Your output should be the entries below, exact in every detail.

┌─ INPUT RECORDS

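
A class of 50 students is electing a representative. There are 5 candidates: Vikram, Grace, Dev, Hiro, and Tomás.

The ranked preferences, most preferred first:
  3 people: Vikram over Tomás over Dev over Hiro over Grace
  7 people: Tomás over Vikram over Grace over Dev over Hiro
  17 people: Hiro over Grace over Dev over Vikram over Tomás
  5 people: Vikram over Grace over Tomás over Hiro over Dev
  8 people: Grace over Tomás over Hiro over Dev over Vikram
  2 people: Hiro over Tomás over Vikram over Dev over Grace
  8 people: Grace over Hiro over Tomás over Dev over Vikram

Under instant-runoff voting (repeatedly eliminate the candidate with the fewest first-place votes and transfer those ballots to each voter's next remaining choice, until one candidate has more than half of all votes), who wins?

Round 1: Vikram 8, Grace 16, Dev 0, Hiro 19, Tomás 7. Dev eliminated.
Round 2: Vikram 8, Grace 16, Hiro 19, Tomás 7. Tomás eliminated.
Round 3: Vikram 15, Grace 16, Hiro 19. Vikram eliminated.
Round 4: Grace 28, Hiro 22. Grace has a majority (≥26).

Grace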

└─

## RESULT BELOW
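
A class of 50 students is electing a representative. There are 5 candidates: Vikram, Grace, Dev, Hiro, and Tomás.

The ranked preferences, most preferred first:
  3 people: Vikram over Tomás over Dev over Hiro over Grace
  7 people: Tomás over Vikram over Grace over Dev over Hiro
  17 people: Hiro over Grace over Dev over Vikram over Tomás
  5 people: Vikram over Grace over Tomás over Hiro over Dev
  8 people: Grace over Tomás over Hiro over Dev over Vikram
  2 people: Hiro over Tomás over Vikram over Dev over Grace
  8 people: Grace over Hiro over Tomás over Dev over Vikram

Under instant-runoff voting (repeatedly eliminate the candidate with the fewest first-place votes and transfer those ballots to each voter's next remaining choice, until one candidate has more than half of all votes), who wins?

Round 1: Vikram 8, Grace 16, Dev 0, Hiro 19, Tomás 7. Dev eliminated.
Round 2: Vikram 8, Grace 16, Hiro 19, Tomás 7. Tomás eliminated.
Round 3: Vikram 15, Grace 16, Hiro 19. Vikram eliminated.
Round 4: Grace 28, Hiro 22. Grace has a majority (≥26).

Grace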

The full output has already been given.